* **RECORDS PROVIDED**
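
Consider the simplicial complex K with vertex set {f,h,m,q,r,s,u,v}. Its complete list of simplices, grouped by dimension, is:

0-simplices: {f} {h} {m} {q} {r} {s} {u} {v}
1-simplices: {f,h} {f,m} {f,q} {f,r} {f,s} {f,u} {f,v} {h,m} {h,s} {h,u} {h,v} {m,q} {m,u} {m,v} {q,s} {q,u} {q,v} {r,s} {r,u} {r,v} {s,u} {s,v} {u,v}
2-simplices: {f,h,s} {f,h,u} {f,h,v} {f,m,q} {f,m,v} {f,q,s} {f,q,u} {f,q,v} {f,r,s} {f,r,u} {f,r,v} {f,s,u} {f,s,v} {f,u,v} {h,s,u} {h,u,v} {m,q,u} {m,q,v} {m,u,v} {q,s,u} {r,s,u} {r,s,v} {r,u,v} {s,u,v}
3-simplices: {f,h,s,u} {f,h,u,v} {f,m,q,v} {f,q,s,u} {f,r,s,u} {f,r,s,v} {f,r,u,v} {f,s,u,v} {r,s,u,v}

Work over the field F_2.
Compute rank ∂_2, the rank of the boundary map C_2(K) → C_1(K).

n_0=8 n_1=23 n_2=24 n_3=9  [Z2]
∂1: piv[fh,fm,fq,fr,fs,fu,fv] rk=7  ker:hm,hs,hu,hv,mq,mu,mv,qs,qu,qv,rs,ru,rv,su,sv,uv
∂2: piv[fhs,fhu,fhv,fmq,fmv,fqs,fqu,fqv,frs,fru,frv,fsu,fsv,fuv,mqu] rk=15  ker:hsu,huv,mqv,muv,qsu,rsu,rsv,ruv,suv
∂3: piv[fhsu,fhuv,fmqv,fqsu,frsu,frsv,fruv,fsuv] rk=8  ker:rsuv
rk∂_2=15

rank∂_2=15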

* **EXERCISE INSTRUCTIONS**
Print the records again, exactly as they stand above.

* **OUTPUT OF THE EXERCISE**
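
Consider the simplicial complex K with vertex set {f,h,m,q,r,s,u,v}. Its complete list of simplices, grouped by dimension, is:

0-simplices: {f} {h} {m} {q} {r} {s} {u} {v}
1-simplices: {f,h} {f,m} {f,q} {f,r} {f,s} {f,u} {f,v} {h,m} {h,s} {h,u} {h,v} {m,q} {m,u} {m,v} {q,s} {q,u} {q,v} {r,s} {r,u} {r,v} {s,u} {s,v} {u,v}
2-simplices: {f,h,s} {f,h,u} {f,h,v} {f,m,q} {f,m,v} {f,q,s} {f,q,u} {f,q,v} {f,r,s} {f,r,u} {f,r,v} {f,s,u} {f,s,v} {f,u,v} {h,s,u} {h,u,v} {m,q,u} {m,q,v} {m,u,v} {q,s,u} {r,s,u} {r,s,v} {r,u,v} {s,u,v}
3-simplices: {f,h,s,u} {f,h,u,v} {f,m,q,v} {f,q,s,u} {f,r,s,u} {f,r,s,v} {f,r,u,v} {f,s,u,v} {r,s,u,v}

Work over the field F_2.
Compute rank ∂_2, the rank of the boundary map C_2(K) → C_1(K).

n_0=8 n_1=23 n_2=24 n_3=9  [Z2]
∂1: piv[fh,fm,fq,fr,fs,fu,fv] rk=7  ker:hm,hs,hu,hv,mq,mu,mv,qs,qu,qv,rs,ru,rv,su,sv,uv
∂2: piv[fhs,fhu,fhv,fmq,fmv,fqs,fqu,fqv,frs,fru,frv,fsu,fsv,fuv,mqu] rk=15  ker:hsu,huv,mqv,muv,qsu,rsu,rsv,ruv,suv
∂3: piv[fhsu,fhuv,fmqv,fqsu,frsu,frsv,fruv,fsuv] rk=8  ker:rsuv
rk∂_2=15

rank∂_2=15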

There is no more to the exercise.